[Excerpts from a dataset]

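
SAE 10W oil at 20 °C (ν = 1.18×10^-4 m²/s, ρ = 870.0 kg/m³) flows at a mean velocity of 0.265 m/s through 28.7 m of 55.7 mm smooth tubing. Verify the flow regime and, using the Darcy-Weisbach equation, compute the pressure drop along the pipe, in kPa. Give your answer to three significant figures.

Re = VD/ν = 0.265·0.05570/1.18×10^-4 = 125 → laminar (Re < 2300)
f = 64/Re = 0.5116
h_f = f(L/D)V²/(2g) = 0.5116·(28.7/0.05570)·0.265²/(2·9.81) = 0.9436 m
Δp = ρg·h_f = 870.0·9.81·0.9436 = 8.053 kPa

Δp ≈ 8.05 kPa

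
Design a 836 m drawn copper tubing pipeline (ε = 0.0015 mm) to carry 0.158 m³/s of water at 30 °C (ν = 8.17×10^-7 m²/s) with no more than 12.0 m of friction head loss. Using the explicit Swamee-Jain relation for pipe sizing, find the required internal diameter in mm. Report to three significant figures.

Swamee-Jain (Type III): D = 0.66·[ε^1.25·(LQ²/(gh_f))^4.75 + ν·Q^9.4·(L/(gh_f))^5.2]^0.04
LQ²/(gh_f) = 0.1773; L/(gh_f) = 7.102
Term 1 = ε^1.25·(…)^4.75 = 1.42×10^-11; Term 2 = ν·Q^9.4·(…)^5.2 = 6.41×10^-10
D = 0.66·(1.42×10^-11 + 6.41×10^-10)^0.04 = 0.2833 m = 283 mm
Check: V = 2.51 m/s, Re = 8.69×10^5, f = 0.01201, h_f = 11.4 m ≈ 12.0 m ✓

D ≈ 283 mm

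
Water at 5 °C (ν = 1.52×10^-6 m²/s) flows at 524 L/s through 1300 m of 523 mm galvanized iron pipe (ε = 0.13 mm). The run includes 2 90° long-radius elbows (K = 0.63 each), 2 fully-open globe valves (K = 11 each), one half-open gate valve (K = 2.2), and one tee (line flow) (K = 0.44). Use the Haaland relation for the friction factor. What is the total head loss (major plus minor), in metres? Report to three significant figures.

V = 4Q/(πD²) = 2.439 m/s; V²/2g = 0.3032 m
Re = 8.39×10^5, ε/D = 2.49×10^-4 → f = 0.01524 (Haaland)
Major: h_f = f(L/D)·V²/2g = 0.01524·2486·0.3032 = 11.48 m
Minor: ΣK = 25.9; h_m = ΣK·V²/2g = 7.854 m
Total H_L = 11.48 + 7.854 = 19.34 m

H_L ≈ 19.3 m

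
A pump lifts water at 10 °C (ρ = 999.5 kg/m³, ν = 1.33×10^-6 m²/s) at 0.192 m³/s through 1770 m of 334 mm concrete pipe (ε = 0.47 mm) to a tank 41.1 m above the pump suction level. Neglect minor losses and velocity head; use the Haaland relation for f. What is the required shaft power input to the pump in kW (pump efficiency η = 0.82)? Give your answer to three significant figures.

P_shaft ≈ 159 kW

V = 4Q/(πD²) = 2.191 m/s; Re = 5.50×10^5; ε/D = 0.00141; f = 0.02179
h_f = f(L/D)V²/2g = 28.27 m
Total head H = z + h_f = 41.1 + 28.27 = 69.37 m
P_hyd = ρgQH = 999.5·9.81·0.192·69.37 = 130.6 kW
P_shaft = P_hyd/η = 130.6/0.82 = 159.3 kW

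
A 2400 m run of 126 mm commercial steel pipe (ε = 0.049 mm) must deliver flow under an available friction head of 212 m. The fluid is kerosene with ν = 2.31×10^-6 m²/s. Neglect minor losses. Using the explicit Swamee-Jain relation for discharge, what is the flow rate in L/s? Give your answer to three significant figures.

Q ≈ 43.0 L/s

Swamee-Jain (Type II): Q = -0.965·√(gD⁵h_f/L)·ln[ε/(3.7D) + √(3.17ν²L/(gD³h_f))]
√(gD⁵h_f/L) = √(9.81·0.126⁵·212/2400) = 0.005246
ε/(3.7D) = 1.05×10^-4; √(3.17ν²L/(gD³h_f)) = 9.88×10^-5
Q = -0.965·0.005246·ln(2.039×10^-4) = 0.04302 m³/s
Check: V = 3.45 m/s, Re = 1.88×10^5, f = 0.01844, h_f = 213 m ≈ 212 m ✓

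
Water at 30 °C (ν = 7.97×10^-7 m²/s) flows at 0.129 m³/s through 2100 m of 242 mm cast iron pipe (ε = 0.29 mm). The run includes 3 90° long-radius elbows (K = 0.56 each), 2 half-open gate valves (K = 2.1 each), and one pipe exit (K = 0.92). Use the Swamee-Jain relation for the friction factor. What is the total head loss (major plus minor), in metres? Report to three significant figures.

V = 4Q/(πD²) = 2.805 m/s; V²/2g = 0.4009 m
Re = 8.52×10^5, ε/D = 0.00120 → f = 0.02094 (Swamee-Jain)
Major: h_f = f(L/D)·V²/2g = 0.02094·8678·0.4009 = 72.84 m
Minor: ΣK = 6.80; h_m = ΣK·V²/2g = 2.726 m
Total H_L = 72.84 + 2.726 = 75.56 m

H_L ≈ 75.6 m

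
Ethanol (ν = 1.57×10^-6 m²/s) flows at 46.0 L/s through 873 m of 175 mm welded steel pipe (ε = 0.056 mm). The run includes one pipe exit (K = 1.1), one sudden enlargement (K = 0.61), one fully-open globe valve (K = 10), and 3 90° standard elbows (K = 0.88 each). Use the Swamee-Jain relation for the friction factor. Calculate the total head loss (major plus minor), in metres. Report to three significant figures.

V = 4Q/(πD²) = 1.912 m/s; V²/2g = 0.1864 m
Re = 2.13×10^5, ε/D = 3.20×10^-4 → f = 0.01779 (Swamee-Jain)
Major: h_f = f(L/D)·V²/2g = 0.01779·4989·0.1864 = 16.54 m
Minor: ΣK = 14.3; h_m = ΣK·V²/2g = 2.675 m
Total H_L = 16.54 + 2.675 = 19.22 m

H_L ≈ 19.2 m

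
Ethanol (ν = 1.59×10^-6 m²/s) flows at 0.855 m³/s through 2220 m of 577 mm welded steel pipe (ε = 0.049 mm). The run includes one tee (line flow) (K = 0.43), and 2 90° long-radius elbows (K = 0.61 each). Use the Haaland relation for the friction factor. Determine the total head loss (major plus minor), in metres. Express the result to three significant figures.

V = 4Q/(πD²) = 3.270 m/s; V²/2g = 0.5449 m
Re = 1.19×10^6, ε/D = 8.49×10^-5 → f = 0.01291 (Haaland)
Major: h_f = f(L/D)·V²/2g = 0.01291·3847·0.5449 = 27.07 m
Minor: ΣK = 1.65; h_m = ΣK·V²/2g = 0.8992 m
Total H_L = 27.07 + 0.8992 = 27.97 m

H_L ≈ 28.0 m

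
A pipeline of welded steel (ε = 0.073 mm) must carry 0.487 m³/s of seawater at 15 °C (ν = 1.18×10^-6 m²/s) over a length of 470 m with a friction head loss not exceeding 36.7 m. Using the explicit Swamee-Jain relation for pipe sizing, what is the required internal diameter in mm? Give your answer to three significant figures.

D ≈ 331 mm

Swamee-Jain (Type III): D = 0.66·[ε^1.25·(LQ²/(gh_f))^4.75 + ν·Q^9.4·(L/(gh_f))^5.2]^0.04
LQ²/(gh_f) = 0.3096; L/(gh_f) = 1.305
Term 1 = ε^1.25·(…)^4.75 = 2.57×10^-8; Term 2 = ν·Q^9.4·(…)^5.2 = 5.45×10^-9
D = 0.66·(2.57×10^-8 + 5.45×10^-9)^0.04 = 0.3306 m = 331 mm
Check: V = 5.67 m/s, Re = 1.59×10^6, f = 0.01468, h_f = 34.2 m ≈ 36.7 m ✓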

WORK TO COMPLETE: Reproduce the data exactly. All of it is needed.

OUTPUT OF THE EXERCISE:
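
SAE 10W oil at 20 °C (ν = 1.18×10^-4 m²/s, ρ = 870.0 kg/m³) flows at a mean velocity of 0.265 m/s through 28.7 m of 55.7 mm smooth tubing. Verify the flow regime and, using the Darcy-Weisbach equation, compute the pressure drop along the pipe, in kPa. Give your answer to three significant figures.

Re = VD/ν = 0.265·0.05570/1.18×10^-4 = 125 → laminar (Re < 2300)
f = 64/Re = 0.5116
h_f = f(L/D)V²/(2g) = 0.5116·(28.7/0.05570)·0.265²/(2·9.81) = 0.9436 m
Δp = ρg·h_f = 870.0·9.81·0.9436 = 8.053 kPa

Δp ≈ 8.05 kPa

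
Design a 836 m drawn copper tubing pipeline (ε = 0.0015 mm) to carry 0.158 m³/s of water at 30 °C (ν = 8.17×10^-7 m²/s) with no more than 12.0 m of friction head loss. Using the explicit Swamee-Jain relation for pipe sizing, find the required internal diameter in mm. Report to three significant figures.

Swamee-Jain (Type III): D = 0.66·[ε^1.25·(LQ²/(gh_f))^4.75 + ν·Q^9.4·(L/(gh_f))^5.2]^0.04
LQ²/(gh_f) = 0.1773; L/(gh_f) = 7.102
Term 1 = ε^1.25·(…)^4.75 = 1.42×10^-11; Term 2 = ν·Q^9.4·(…)^5.2 = 6.41×10^-10
D = 0.66·(1.42×10^-11 + 6.41×10^-10)^0.04 = 0.2833 m = 283 mm
Check: V = 2.51 m/s, Re = 8.69×10^5, f = 0.01201, h_f = 11.4 m ≈ 12.0 m ✓

D ≈ 283 mm

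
Water at 5 °C (ν = 1.52×10^-6 m²/s) flows at 524 L/s through 1300 m of 523 mm galvanized iron pipe (ε = 0.13 mm). The run includes 2 90° long-radius elbows (K = 0.63 each), 2 fully-open globe valves (K = 11 each), one half-open gate valve (K = 2.2), and one tee (line flow) (K = 0.44). Use the Haaland relation for the friction factor. What is the total head loss (major plus minor), in metres? Report to three significant figures.

V = 4Q/(πD²) = 2.439 m/s; V²/2g = 0.3032 m
Re = 8.39×10^5, ε/D = 2.49×10^-4 → f = 0.01524 (Haaland)
Major: h_f = f(L/D)·V²/2g = 0.01524·2486·0.3032 = 11.48 m
Minor: ΣK = 25.9; h_m = ΣK·V²/2g = 7.854 m
Total H_L = 11.48 + 7.854 = 19.34 m

H_L ≈ 19.3 m

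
A pump lifts water at 10 °C (ρ = 999.5 kg/m³, ν = 1.33×10^-6 m²/s) at 0.192 m³/s through 1770 m of 334 mm concrete pipe (ε = 0.47 mm) to a tank 41.1 m above the pump suction level. Neglect minor losses and velocity head; use the Haaland relation for f. What is the required shaft power input to the pump in kW (pump efficiency η = 0.82)? Give your answer to three significant figures.

P_shaft ≈ 159 kW

V = 4Q/(πD²) = 2.191 m/s; Re = 5.50×10^5; ε/D = 0.00141; f = 0.02179
h_f = f(L/D)V²/2g = 28.27 m
Total head H = z + h_f = 41.1 + 28.27 = 69.37 m
P_hyd = ρgQH = 999.5·9.81·0.192·69.37 = 130.6 kW
P_shaft = P_hyd/η = 130.6/0.82 = 159.3 kW

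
A 2400 m run of 126 mm commercial steel pipe (ε = 0.049 mm) must deliver flow under an available friction head of 212 m. The fluid is kerosene with ν = 2.31×10^-6 m²/s. Neglect minor losses. Using the explicit Swamee-Jain relation for discharge, what is the flow rate in L/s? Give your answer to three significant figures.

Q ≈ 43.0 L/s

Swamee-Jain (Type II): Q = -0.965·√(gD⁵h_f/L)·ln[ε/(3.7D) + √(3.17ν²L/(gD³h_f))]
√(gD⁵h_f/L) = √(9.81·0.126⁵·212/2400) = 0.005246
ε/(3.7D) = 1.05×10^-4; √(3.17ν²L/(gD³h_f)) = 9.88×10^-5
Q = -0.965·0.005246·ln(2.039×10^-4) = 0.04302 m³/s
Check: V = 3.45 m/s, Re = 1.88×10^5, f = 0.01844, h_f = 213 m ≈ 212 m ✓

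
Water at 30 °C (ν = 7.97×10^-7 m²/s) flows at 0.129 m³/s through 2100 m of 242 mm cast iron pipe (ε = 0.29 mm). The run includes 3 90° long-radius elbows (K = 0.56 each), 2 half-open gate valves (K = 2.1 each), and one pipe exit (K = 0.92). Use the Swamee-Jain relation for the friction factor. What is the total head loss (major plus minor), in metres? Report to three significant figures.

V = 4Q/(πD²) = 2.805 m/s; V²/2g = 0.4009 m
Re = 8.52×10^5, ε/D = 0.00120 → f = 0.02094 (Swamee-Jain)
Major: h_f = f(L/D)·V²/2g = 0.02094·8678·0.4009 = 72.84 m
Minor: ΣK = 6.80; h_m = ΣK·V²/2g = 2.726 m
Total H_L = 72.84 + 2.726 = 75.56 m

H_L ≈ 75.6 m

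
Ethanol (ν = 1.57×10^-6 m²/s) flows at 46.0 L/s through 873 m of 175 mm welded steel pipe (ε = 0.056 mm). The run includes one pipe exit (K = 1.1), one sudden enlargement (K = 0.61), one fully-open globe valve (K = 10), and 3 90° standard elbows (K = 0.88 each). Use the Swamee-Jain relation for the friction factor. Calculate the total head loss (major plus minor), in metres. Report to three significant figures.

V = 4Q/(πD²) = 1.912 m/s; V²/2g = 0.1864 m
Re = 2.13×10^5, ε/D = 3.20×10^-4 → f = 0.01779 (Swamee-Jain)
Major: h_f = f(L/D)·V²/2g = 0.01779·4989·0.1864 = 16.54 m
Minor: ΣK = 14.3; h_m = ΣK·V²/2g = 2.675 m
Total H_L = 16.54 + 2.675 = 19.22 m

H_L ≈ 19.2 m

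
Ethanol (ν = 1.59×10^-6 m²/s) flows at 0.855 m³/s through 2220 m of 577 mm welded steel pipe (ε = 0.049 mm). The run includes one tee (line flow) (K = 0.43), and 2 90° long-radius elbows (K = 0.61 each). Use the Haaland relation for the friction factor. Determine the total head loss (major plus minor), in metres. Express the result to three significant figures.

V = 4Q/(πD²) = 3.270 m/s; V²/2g = 0.5449 m
Re = 1.19×10^6, ε/D = 8.49×10^-5 → f = 0.01291 (Haaland)
Major: h_f = f(L/D)·V²/2g = 0.01291·3847·0.5449 = 27.07 m
Minor: ΣK = 1.65; h_m = ΣK·V²/2g = 0.8992 m
Total H_L = 27.07 + 0.8992 = 27.97 m

H_L ≈ 28.0 m

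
A pipeline of welded steel (ε = 0.073 mm) must carry 0.487 m³/s of seawater at 15 °C (ν = 1.18×10^-6 m²/s) over a length of 470 m with a friction head loss not exceeding 36.7 m. Using the explicit Swamee-Jain relation for pipe sizing, what is the required internal diameter in mm? Give your answer to three significant figures.

D ≈ 331 mm

Swamee-Jain (Type III): D = 0.66·[ε^1.25·(LQ²/(gh_f))^4.75 + ν·Q^9.4·(L/(gh_f))^5.2]^0.04
LQ²/(gh_f) = 0.3096; L/(gh_f) = 1.305
Term 1 = ε^1.25·(…)^4.75 = 2.57×10^-8; Term 2 = ν·Q^9.4·(…)^5.2 = 5.45×10^-9
D = 0.66·(2.57×10^-8 + 5.45×10^-9)^0.04 = 0.3306 m = 331 mm
Check: V = 5.67 m/s, Re = 1.59×10^6, f = 0.01468, h_f = 34.2 m ≈ 36.7 m ✓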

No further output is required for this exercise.